> _Dataset excerpts_:
════

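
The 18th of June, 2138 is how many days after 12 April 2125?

4815

Apr 12, 2125 → Apr 12, 2126: 365 days.
Apr 12, 2126 → Apr 12, 2127: 365 days.
Apr 12, 2127 → Apr 12, 2128: 366 days (Feb 29, 2128 is in that span).
Apr 12, 2128 → Apr 12, 2129: 365 days.
Apr 12, 2129 → Apr 12, 2130: 365 days.
Apr 12, 2130 → Apr 12, 2131: 365 days.
Apr 12, 2131 → Apr 12, 2132: 366 days (Feb 29, 2132 is in that span).
Apr 12, 2132 → Apr 12, 2133: 365 days.
Apr 12, 2133 → Apr 12, 2134: 365 days.
Apr 12, 2134 → Apr 12, 2135: 365 days.
Apr 12, 2135 → Apr 12, 2136: 366 days (Feb 29, 2136 is in that span).
Apr 12, 2136 → Apr 12, 2137: 365 days.
Apr 12, 2137 → Apr 12, 2138: 365 days.
Apr 12, 2138 → May 12, 2138: 30 days (April has 30).
May 12, 2138 → Jun 12, 2138: 31 days (May has 31).
Jun 12, 2138 → Jun 18, 2138: 6 days.
Total: 4815 days.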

════

> _About this task_:
From the entries, copy every line in which the string "span" can be found.

> _Written answer_:
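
Apr 12, 2127 → Apr 12, 2128: 366 days (Feb 29, 2128 is in that span).
Apr 12, 2131 → Apr 12, 2132: 366 days (Feb 29, 2132 is in that span).
Apr 12, 2135 → Apr 12, 2136: 366 days (Feb 29, 2136 is in that span).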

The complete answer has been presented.